[RECORDS SHOWN Boundary: Start]

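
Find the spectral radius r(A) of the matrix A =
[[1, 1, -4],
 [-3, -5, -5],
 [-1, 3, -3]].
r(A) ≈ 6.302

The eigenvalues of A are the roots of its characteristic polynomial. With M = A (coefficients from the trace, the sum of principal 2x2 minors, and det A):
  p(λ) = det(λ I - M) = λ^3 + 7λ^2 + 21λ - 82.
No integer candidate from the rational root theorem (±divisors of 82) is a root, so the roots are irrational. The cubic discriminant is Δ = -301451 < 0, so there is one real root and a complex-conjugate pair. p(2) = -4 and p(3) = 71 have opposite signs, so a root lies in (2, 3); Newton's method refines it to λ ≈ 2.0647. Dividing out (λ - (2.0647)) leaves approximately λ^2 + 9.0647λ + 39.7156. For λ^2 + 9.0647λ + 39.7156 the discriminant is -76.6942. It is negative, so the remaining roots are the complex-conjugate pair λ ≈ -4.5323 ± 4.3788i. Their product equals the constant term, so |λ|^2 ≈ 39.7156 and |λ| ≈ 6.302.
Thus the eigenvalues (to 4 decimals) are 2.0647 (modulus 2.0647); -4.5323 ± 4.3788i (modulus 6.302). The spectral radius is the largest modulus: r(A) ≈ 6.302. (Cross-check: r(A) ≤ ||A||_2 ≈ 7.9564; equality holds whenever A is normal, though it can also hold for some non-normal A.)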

[RECORDS SHOWN Boundary: End]
[RECORDS SHOWN Boundary: Start]

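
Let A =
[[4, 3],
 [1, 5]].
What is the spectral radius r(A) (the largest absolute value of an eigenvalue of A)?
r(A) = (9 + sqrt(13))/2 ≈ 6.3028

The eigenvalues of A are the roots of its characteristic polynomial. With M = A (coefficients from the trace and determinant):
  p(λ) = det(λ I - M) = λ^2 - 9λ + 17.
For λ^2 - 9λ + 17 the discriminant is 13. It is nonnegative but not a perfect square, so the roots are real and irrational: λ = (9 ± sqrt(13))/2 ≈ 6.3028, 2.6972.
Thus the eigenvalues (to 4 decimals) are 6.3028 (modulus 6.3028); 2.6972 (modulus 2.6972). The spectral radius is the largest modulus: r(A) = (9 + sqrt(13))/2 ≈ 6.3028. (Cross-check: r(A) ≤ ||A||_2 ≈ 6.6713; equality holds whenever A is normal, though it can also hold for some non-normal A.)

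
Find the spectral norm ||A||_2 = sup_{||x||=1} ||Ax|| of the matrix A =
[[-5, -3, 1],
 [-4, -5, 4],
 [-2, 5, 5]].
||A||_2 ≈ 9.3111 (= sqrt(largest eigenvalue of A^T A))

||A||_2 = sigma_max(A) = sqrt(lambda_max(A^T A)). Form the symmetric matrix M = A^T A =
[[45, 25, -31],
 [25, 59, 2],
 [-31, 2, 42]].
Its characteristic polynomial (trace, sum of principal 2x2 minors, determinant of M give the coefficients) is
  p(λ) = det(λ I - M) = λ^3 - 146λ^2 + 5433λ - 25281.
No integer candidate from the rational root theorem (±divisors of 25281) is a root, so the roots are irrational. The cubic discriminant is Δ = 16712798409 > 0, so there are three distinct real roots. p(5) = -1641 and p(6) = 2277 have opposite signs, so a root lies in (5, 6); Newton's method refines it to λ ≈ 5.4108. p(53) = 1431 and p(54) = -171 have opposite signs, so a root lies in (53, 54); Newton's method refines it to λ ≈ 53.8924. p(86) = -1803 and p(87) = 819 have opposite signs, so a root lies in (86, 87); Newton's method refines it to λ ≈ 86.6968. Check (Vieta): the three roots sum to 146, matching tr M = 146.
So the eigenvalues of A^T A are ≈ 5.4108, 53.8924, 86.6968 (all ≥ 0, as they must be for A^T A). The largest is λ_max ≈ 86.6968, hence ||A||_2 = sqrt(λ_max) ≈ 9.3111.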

[RECORDS SHOWN Boundary: End]

◆ **TASK OBJECTIVE**
Reproduce each line of the data containing the word "Find".

◆ **SOLUTION FOR THIS EXERCISE**
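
Find the spectral radius r(A) of the matrix A =
Find the spectral norm ||A||_2 = sup_{||x||=1} ||Ax|| of the matrix A =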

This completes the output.